▶ Records shown
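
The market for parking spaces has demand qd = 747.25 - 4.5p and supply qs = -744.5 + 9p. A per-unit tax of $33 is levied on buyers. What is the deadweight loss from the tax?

Deadweight loss = 1633.5

Pre-tax equilibrium: p* = 110.5, q* = 250.
Tax on buyers shifts demand to qd = 747.25 − 4.5(p + 33) = 598.75 - 4.5p.
598.75 - 4.5p = -744.5 + 9p gives seller price ps = 99.5; buyers pay pb = 99.5 + 33 = 132.5.
New quantity: q = 747.25 − 4.5(132.5) = 151.
DWL = ½ × 33 × (250 − 151) = 1633.5.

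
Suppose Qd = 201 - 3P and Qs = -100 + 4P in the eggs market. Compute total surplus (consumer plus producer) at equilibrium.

Equilibrium: 201 - 3P = -100 + 4P gives P* = 43, Q* = 72.
Demand choke price: P = 67; supply starts at P = 25.
CS = ½(67 − 43)(72) = 864; PS = ½(43 − 25)(72) = 648.

Total surplus = 1512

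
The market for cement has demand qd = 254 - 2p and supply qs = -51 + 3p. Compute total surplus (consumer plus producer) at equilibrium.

Total surplus = 7260

Equilibrium: 254 - 2p = -51 + 3p gives p* = 61, q* = 132.
Demand choke price: p = 127; supply starts at p = 17.
CS = ½(127 − 61)(132) = 4356; PS = ½(61 − 17)(132) = 2904.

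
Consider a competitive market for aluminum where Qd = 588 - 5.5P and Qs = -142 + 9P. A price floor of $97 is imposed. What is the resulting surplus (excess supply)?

Surplus = 676.5

Equilibrium price would be P* = 1460/29, so the floor at 97 binds.
At P = 97: Qd = 54.5, Qs = 731.
Surplus = 731 − 54.5 = 676.5.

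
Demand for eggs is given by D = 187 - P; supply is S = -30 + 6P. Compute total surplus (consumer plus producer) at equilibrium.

Equilibrium: 187 - P = -30 + 6P gives P* = 31, Q* = 156.
Demand choke price: P = 187; supply starts at P = 5.
CS = ½(187 − 31)(156) = 12168; PS = ½(31 − 5)(156) = 2028.

Total surplus = 14196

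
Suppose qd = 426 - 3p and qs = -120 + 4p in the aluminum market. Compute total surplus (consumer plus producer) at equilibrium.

Equilibrium: 426 - 3p = -120 + 4p gives p* = 78, q* = 192.
Demand choke price: p = 142; supply starts at p = 30.
CS = ½(142 − 78)(192) = 6144; PS = ½(78 − 30)(192) = 4608.

Total surplus = 10752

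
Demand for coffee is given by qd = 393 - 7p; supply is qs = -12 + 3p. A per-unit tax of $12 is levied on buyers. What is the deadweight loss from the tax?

Pre-tax equilibrium: p* = 40.5, q* = 109.5.
Tax on buyers shifts demand to qd = 393 − 7(p + 12) = 309 - 7p.
309 - 7p = -12 + 3p gives seller price ps = 32.1; buyers pay pb = 32.1 + 12 = 44.1.
New quantity: q = 393 − 7(44.1) = 84.3.
DWL = ½ × 12 × (109.5 − 84.3) = 151.2.

Deadweight loss = 151.2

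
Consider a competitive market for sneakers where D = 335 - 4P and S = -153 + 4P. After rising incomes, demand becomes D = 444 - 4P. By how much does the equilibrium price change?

Original equilibrium: P* = 61, Q* = 91.
New equilibrium: 444 - 4P = -153 + 4P, so 597 = 8P and P' = 74.625; Q' = 444 − 4(74.625) = 145.5.
Change in price: 74.625 − 61 = 13.625.

ΔP = 13.625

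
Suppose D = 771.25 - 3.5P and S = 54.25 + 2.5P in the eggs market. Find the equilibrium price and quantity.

P* = 119.5, Q* = 353

Set D = S: 771.25 - 3.5P = 54.25 + 2.5P.
717 = 6P, so P* = 119.5.
Q* = 771.25 − 3.5(119.5) = 353.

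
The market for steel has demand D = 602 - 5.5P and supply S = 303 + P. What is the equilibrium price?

Set D = S: 602 - 5.5P = 303 + P.
299 = 6.5P, so P* = 46.
Q* = 602 − 5.5(46) = 349.

P* = 46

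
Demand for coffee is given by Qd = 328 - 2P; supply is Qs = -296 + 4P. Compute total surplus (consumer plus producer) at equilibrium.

Equilibrium: 328 - 2P = -296 + 4P gives P* = 104, Q* = 120.
Demand choke price: P = 164; supply starts at P = 74.
CS = ½(164 − 104)(120) = 3600; PS = ½(104 − 74)(120) = 1800.

Total surplus = 5400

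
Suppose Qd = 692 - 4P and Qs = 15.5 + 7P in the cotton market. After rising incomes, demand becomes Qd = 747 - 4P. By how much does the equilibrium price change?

Original equilibrium: P* = 61.5, Q* = 446.
New equilibrium: 747 - 4P = 15.5 + 7P, so 731.5 = 11P and P' = 66.5; Q' = 747 − 4(66.5) = 481.
Change in price: 66.5 − 61.5 = 5.

ΔP = 5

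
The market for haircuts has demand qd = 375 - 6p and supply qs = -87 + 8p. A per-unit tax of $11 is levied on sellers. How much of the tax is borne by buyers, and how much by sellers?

Buyers bear 44/7, sellers bear 33/7

Pre-tax equilibrium: p* = 33, q* = 177.
Tax on sellers shifts supply to qs = -87 + 8(p − 11) = -175 + 8p.
375 - 6p = -175 + 8p gives buyer price pb = 275/7; sellers receive ps = 275/7 − 11 = 198/7.
New quantity: q = 375 − 6(275/7) = 975/7.
Buyer burden = 275/7 − 33 = 44/7; seller burden = 33 − 198/7 = 33/7.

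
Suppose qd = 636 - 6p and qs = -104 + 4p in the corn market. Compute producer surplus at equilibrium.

Equilibrium: 636 - 6p = -104 + 4p gives p* = 74, q* = 192.
Supply starts at p = 26 (where qs = 0).
PS = ½(74 − 26)(192) = 4608.

Producer surplus = 4608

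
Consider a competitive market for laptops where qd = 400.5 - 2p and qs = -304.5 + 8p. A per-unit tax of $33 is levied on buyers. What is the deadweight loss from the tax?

Pre-tax equilibrium: p* = 70.5, q* = 259.5.
Tax on buyers shifts demand to qd = 400.5 − 2(p + 33) = 334.5 - 2p.
334.5 - 2p = -304.5 + 8p gives seller price ps = 63.9; buyers pay pb = 63.9 + 33 = 96.9.
New quantity: q = 400.5 − 2(96.9) = 206.7.
DWL = ½ × 33 × (259.5 − 206.7) = 871.2.

Deadweight loss = 871.2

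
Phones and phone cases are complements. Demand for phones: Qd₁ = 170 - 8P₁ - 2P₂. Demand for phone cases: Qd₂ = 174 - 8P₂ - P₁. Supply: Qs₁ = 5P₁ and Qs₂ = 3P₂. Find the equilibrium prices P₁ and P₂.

Market 1: 170 - 8P₁ - 2P₂ = 5P₁ → 13P₁ + 2P₂ = 170.
Market 2: 11P₂ + P₁ = 174.
Eliminating P₂: 11×(1) − 2×(2) gives 141P₁ = 1522, so P₁ = 1522/141.
Back-substitute into (2): P₂ = (174 − 1×1522/141) / 11 = 2092/141.

P₁ = 1522/141, P₂ = 2092/141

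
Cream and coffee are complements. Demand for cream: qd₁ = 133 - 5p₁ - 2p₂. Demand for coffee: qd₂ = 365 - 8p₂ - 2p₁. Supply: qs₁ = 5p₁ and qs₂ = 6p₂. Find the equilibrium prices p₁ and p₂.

Market 1: 133 - 5p₁ - 2p₂ = 5p₁ → 10p₁ + 2p₂ = 133.
Market 2: 14p₂ + 2p₁ = 365.
Eliminating p₂: 14×(1) − 2×(2) gives 136p₁ = 1132, so p₁ = 283/34.
Back-substitute into (2): p₂ = (365 − 2×283/34) / 14 = 423/17.

p₁ = 283/34, p₂ = 423/17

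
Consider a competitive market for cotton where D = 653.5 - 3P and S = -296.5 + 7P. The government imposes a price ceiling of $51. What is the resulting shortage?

Equilibrium price would be P* = 95, so the ceiling at 51 binds.
At P = 51: D = 653.5 − 3(51) = 500.5, S = -296.5 + 7(51) = 60.5.
Shortage = 500.5 − 60.5 = 440.

Shortage = 440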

▶ Activity
The line containing "Consider a competitive market for cotton" and every line after it, through the last one above, should be written out word for word.

▶ Result for this exercise
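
Consider a competitive market for cotton where D = 653.5 - 3P and S = -296.5 + 7P. The government imposes a price ceiling of $51. What is the resulting shortage?

Equilibrium price would be P* = 95, so the ceiling at 51 binds.
At P = 51: D = 653.5 − 3(51) = 500.5, S = -296.5 + 7(51) = 60.5.
Shortage = 500.5 − 60.5 = 440.

Shortage = 440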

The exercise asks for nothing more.